| Assignment |
Without skipping anything, print all of the data exactly.

Items from a data source

↓

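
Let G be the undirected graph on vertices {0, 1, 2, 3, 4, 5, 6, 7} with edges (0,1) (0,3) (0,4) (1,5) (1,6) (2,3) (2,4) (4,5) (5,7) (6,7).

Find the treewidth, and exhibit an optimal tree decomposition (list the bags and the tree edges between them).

Treewidth 2.
One optimal decomposition is:
Bags: B1 = {5, 6, 7}  B2 = {1, 5, 6}  B3 = {1, 4, 5}  B4 = {0, 1, 4}  B5 = {0, 2, 4}  B6 = {0, 2, 3}
Tree: B1–B2, B2–B3, B3–B4, B4–B5, B5–B6

Each bag holds 3 vertices, so the decomposition has width 2, which upper-bounds the treewidth. For the lower bound, G contains the cycle 7–6–1–5–7, so G is not a forest; only forests have treewidth ≤ 1, hence tw(G) ≥ 2. Hence tw(G) = 2 exactly.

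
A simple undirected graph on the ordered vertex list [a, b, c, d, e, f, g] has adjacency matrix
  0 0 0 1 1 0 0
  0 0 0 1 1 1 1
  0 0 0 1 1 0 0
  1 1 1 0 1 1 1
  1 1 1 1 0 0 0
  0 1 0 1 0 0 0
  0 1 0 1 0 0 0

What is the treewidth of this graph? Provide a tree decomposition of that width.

Every bag has size at most 3, so the width is 3 − 1 = 2 and tw(G) ≤ 2. For the lower bound, the 3 vertices {c, d, e} are pairwise adjacent, and any tree decomposition puts a clique entirely inside one bag — forcing width ≥ 2. The upper and lower bounds meet at 2, so that is the treewidth.

Treewidth 2.
One optimal decomposition is:
Bags: B1 = {b, d, g}  B2 = {b, d, e}  B3 = {a, d, e}  B4 = {b, d, f}  B5 = {c, d, e}
Tree: B1–B2, B2–B3, B1–B4, B3–B5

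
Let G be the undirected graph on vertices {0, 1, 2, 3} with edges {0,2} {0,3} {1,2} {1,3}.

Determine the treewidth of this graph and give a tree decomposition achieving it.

Every bag has size at most 3, so the width is 3 − 1 = 2 and tw(G) ≤ 2. Since 2–1–3–0–2 is a cycle in G, G is not acyclic. Forests are exactly the graphs of treewidth ≤ 1, so tw(G) ≥ 2. The upper and lower bounds meet at 2, so that is the treewidth.

Treewidth 2.
Bags: B1 = {1, 2, 3}  B2 = {0, 2, 3}
Tree: B1–B2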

↑

| Written response |
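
Let G be the undirected graph on vertices {0, 1, 2, 3, 4, 5, 6, 7} with edges (0,1) (0,3) (0,4) (1,5) (1,6) (2,3) (2,4) (4,5) (5,7) (6,7).

Find the treewidth, and exhibit an optimal tree decomposition (list the bags and the tree edges between them).

Treewidth 2.
One optimal decomposition is:
Bags: B1 = {5, 6, 7}  B2 = {1, 5, 6}  B3 = {1, 4, 5}  B4 = {0, 1, 4}  B5 = {0, 2, 4}  B6 = {0, 2, 3}
Tree: B1–B2, B2–B3, B3–B4, B4–B5, B5–B6

Each bag holds 3 vertices, so the decomposition has width 2, which upper-bounds the treewidth. For the lower bound, G contains the cycle 7–6–1–5–7, so G is not a forest; only forests have treewidth ≤ 1, hence tw(G) ≥ 2. Hence tw(G) = 2 exactly.

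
A simple undirected graph on the ordered vertex list [a, b, c, d, e, f, g] has adjacency matrix
  0 0 0 1 1 0 0
  0 0 0 1 1 1 1
  0 0 0 1 1 0 0
  1 1 1 0 1 1 1
  1 1 1 1 0 0 0
  0 1 0 1 0 0 0
  0 1 0 1 0 0 0

What is the treewidth of this graph? Provide a tree decomposition of that width.

Every bag has size at most 3, so the width is 3 − 1 = 2 and tw(G) ≤ 2. For the lower bound, the 3 vertices {c, d, e} are pairwise adjacent, and any tree decomposition puts a clique entirely inside one bag — forcing width ≥ 2. The upper and lower bounds meet at 2, so that is the treewidth.

Treewidth 2.
One optimal decomposition is:
Bags: B1 = {b, d, g}  B2 = {b, d, e}  B3 = {a, d, e}  B4 = {b, d, f}  B5 = {c, d, e}
Tree: B1–B2, B2–B3, B1–B4, B3–B5

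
Let G be the undirected graph on vertices {0, 1, 2, 3} with edges {0,2} {0,3} {1,2} {1,3}.

Determine the treewidth of this graph and give a tree decomposition achieving it.

Every bag has size at most 3, so the width is 3 − 1 = 2 and tw(G) ≤ 2. Since 2–1–3–0–2 is a cycle in G, G is not acyclic. Forests are exactly the graphs of treewidth ≤ 1, so tw(G) ≥ 2. The upper and lower bounds meet at 2, so that is the treewidth.

Treewidth 2.
Bags: B1 = {1, 2, 3}  B2 = {0, 2, 3}
Tree: B1–B2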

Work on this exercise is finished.